Recorded data:
/---

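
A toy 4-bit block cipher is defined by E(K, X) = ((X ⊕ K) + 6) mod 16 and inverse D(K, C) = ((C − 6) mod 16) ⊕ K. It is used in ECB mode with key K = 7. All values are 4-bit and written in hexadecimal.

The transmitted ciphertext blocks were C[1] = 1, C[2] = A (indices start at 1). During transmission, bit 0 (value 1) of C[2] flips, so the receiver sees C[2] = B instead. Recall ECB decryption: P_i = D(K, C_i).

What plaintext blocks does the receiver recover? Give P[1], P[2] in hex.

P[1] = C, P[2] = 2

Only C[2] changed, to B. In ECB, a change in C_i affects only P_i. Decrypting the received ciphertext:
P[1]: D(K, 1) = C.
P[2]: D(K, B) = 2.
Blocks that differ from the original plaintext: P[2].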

\---
/---

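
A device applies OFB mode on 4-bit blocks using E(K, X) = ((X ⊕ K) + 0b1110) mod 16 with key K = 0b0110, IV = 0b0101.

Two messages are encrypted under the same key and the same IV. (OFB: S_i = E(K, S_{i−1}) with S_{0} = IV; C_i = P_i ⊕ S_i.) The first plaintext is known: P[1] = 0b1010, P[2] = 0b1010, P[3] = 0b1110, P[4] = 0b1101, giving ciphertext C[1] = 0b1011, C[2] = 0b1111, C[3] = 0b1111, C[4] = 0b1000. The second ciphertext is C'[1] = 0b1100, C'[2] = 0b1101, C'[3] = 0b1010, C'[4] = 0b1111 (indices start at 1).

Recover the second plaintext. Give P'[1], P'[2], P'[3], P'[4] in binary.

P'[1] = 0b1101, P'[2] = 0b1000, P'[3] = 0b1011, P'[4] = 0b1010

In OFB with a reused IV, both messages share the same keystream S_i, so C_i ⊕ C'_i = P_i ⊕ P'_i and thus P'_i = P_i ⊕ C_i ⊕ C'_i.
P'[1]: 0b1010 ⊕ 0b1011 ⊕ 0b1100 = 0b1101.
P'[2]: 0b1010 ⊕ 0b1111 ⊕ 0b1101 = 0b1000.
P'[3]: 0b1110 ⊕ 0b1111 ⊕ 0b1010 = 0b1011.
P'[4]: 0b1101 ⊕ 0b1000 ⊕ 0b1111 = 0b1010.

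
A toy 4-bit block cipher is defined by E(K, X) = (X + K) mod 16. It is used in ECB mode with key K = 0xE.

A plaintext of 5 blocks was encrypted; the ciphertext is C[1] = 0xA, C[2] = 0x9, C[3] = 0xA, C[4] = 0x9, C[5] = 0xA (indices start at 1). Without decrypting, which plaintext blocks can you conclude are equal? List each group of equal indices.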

\---
/---

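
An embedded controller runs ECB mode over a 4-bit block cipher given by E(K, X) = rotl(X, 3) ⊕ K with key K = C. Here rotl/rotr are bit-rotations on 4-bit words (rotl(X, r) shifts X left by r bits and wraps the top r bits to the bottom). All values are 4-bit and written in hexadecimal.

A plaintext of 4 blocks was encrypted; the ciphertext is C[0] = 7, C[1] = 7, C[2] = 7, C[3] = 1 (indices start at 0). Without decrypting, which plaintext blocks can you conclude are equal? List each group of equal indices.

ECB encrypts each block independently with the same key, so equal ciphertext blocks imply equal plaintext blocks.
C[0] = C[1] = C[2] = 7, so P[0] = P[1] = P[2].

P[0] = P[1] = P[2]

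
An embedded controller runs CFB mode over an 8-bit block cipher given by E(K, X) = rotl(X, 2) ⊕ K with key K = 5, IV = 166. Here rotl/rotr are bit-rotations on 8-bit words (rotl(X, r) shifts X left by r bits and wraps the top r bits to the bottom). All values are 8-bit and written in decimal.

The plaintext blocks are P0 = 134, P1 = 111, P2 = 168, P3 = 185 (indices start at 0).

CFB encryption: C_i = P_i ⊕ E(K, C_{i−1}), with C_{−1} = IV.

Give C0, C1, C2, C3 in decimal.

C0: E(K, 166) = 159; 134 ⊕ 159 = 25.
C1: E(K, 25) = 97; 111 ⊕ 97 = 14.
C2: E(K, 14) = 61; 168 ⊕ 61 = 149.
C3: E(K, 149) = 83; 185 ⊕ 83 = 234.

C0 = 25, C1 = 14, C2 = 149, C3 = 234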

\---

Description of the task: Extract from the listing above the lines between the line containing "key K = 0xE." and the line containing "A plaintext of 5", keeping both of those lines. Output nothing else.

Answer box:
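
A toy 4-bit block cipher is defined by E(K, X) = (X + K) mod 16. It is used in ECB mode with key K = 0xE.

A plaintext of 5 blocks was encrypted; the ciphertext is C[1] = 0xA, C[2] = 0x9, C[3] = 0xA, C[4] = 0x9, C[5] = 0xA (indices start at 1). Without decrypting, which plaintext blocks can you conclude are equal? List each group of equal indices.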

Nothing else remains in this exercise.